» **WHAT TO PRODUCE**: What lines in the records include the string "rack"? Return each one.

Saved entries
::::::::::

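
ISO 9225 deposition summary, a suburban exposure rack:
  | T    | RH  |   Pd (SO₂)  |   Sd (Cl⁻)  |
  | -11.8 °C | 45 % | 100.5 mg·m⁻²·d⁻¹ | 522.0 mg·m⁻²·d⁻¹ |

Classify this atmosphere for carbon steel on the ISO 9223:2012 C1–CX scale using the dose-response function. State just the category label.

carbon steel: T≤10 °C ⇒ hinge +0.150·(-11.8−10) = -3.2700
  Pd branch = 1.77·Pd^0.52·e^(0.02·RH+f) = 1.819 μm/a
  Sd branch = 0.102·Sd^0.62·e^(0.033·RH+0.04·T) = 13.6 μm/a
  r_corr = 1.819 + 13.6 = 15.42 μm/a
ISO 9223 Table 2 (carbon steel): 1.3 < 15.4 ≤ 25 μm/a ⇒ C2

C2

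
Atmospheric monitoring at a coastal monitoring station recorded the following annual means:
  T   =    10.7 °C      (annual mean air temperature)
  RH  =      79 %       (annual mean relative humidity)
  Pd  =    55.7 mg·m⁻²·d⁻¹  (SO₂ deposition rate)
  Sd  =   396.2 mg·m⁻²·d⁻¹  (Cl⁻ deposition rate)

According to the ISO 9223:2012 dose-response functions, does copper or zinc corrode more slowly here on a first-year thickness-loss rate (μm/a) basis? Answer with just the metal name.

copper

copper: T>10 °C ⇒ hinge -0.080·(10.7−10) = -0.0560
  SO₂ term: 0.0053·55.7^0.26·exp(0.059·79-0.0560) = 1.507
  Sd branch = 0.01025·Sd^0.27·e^(0.036·RH+0.049·T) = 1.496 μm/a
  sum: 1.507 + 1.496 → r_corr = 3.003 μm/a
zinc: temperature factor f = -0.071·(0.7) = -0.0497
  SO₂ term: 0.0129·55.7^0.44·exp(0.046·79-0.0497) = 2.725
  Cl⁻ term: 0.0175·396.2^0.57·exp(0.008·79+0.085·10.7) = 2.474
  sum: 2.725 + 2.474 → r_corr = 5.199 μm/a
Ordering by μm/a: zinc (5.2) > copper (3)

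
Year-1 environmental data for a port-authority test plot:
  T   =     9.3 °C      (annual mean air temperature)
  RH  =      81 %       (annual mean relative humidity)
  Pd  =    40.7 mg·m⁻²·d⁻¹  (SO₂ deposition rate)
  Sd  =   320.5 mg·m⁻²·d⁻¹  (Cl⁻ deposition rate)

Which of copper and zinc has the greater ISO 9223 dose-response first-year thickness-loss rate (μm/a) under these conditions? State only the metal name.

zinc

copper: T≤10 °C ⇒ hinge +0.126·(9.3−10) = -0.0882
  SO₂ term: 0.0053·40.7^0.26·exp(0.059·81-0.0882) = 1.513
  Sd branch = 0.01025·Sd^0.27·e^(0.036·RH+0.049·T) = 1.418 μm/a
  r_corr = 1.513 + 1.418 = 2.931 μm/a
zinc: temperature factor f = +0.038·(-0.7) = -0.0266
  Pd branch = 0.0129·Pd^0.44·e^(0.046·RH+f) = 2.663 μm/a
  Sd branch = 0.0175·Sd^0.57·e^(0.008·RH+0.085·T) = 1.977 μm/a
  r_corr = 2.663 + 1.977 = 4.641 μm/a
Ordering by μm/a: zinc (4.64) > copper (2.93)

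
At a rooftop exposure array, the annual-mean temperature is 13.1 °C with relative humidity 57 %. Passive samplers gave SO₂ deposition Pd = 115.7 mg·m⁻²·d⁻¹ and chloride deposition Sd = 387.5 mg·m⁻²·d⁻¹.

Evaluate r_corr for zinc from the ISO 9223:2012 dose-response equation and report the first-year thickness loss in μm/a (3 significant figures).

r_corr = 3.66 μm/a

zinc: f(T) = -0.071·(T−10) [T>10 °C] = -0.2201
  sulphur-dioxide contribution → 1.152 μm/a
  chloride contribution → 2.512 μm/a
  ⇒ r_corr(zinc) = 3.664 μm/a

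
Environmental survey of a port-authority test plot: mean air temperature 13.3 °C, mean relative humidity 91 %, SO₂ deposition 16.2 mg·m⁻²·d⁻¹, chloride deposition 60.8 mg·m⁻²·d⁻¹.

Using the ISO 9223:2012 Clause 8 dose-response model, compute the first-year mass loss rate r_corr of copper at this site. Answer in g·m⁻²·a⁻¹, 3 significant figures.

copper: T>10 °C ⇒ hinge -0.080·(13.3−10) = -0.2640
  SO₂ term: 0.0053·16.2^0.26·exp(0.059·91-0.2640) = 1.802
  Sd branch = 0.01025·Sd^0.27·e^(0.036·RH+0.049·T) = 1.578 μm/a
  sum: 1.802 + 1.578 → r_corr = 3.38 μm/a
Convert to mass loss: 3.38 μm/a × 8.96 g/cm³ = 30.29 g·m⁻²·a⁻¹

r_corr = 30.3 g·m⁻²·a⁻¹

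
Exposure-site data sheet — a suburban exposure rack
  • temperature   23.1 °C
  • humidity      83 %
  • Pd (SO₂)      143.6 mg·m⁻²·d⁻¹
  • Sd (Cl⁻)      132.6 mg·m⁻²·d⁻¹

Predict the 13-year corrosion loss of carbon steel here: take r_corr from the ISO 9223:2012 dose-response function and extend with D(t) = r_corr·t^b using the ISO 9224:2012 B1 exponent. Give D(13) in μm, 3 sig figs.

D(13) = 547 μm

carbon steel: T>10 °C ⇒ hinge -0.054·(23.1−10) = -0.7074
  sulphur-dioxide contribution → 60.73 μm/a
  chloride contribution → 82.3 μm/a
  total first-year rate 143 μm/a
Power-law: D(13) = r_corr · 13^0.523
  D(13) = 143 × 13^0.523 = 143 × 3.825 = 547 μm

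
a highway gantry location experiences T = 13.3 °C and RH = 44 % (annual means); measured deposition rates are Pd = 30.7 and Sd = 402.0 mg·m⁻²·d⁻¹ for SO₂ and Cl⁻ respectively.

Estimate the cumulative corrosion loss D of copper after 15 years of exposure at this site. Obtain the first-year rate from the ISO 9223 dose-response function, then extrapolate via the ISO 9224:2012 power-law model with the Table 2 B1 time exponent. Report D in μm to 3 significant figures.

copper: temperature factor f = -0.080·(3.3) = -0.2640
  SO₂ term: 0.0053·30.7^0.26·exp(0.059·44-0.2640) = 0.133
  Cl⁻ term: 0.01025·402.0^0.27·exp(0.036·44+0.049·13.3) = 0.484
  sum: 0.133 + 0.484 → r_corr = 0.6169 μm/a
Power-law: D(15) = r_corr · 15^0.667
  D(15) = 0.6169 × 15^0.667 = 0.6169 × 6.088 = 3.756 μm

D(15) = 3.76 μm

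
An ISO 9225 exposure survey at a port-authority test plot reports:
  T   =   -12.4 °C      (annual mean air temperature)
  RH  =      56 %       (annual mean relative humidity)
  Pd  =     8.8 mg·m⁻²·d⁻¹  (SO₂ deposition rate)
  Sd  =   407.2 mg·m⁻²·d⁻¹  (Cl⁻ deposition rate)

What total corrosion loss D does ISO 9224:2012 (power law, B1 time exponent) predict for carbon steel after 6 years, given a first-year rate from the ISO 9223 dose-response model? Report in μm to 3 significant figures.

carbon steel: temperature factor f = +0.150·(-22.4) = -3.3600
  Pd branch = 1.77·Pd^0.52·e^(0.02·RH+f) = 0.5838 μm/a
  Sd branch = 0.102·Sd^0.62·e^(0.033·RH+0.04·T) = 16.36 μm/a
  r_corr = 0.5838 + 16.36 = 16.95 μm/a
ISO 9224: D(t) = r_corr · t^b with b = 0.523 (carbon steel, B1)
  D(6) = 16.95 × 6^0.523 = 16.95 × 2.553 = 43.26 μm

D(6) = 43.3 μm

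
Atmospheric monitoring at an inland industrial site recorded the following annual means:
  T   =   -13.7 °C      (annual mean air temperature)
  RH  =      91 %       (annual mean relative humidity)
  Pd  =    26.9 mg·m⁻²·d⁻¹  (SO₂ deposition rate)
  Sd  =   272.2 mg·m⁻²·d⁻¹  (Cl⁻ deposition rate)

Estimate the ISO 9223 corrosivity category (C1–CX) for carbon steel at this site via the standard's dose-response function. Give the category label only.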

::::::::::

» **TASK OUTPUT**:
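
ISO 9225 deposition summary, a suburban exposure rack:
Exposure-site data sheet — a suburban exposure rack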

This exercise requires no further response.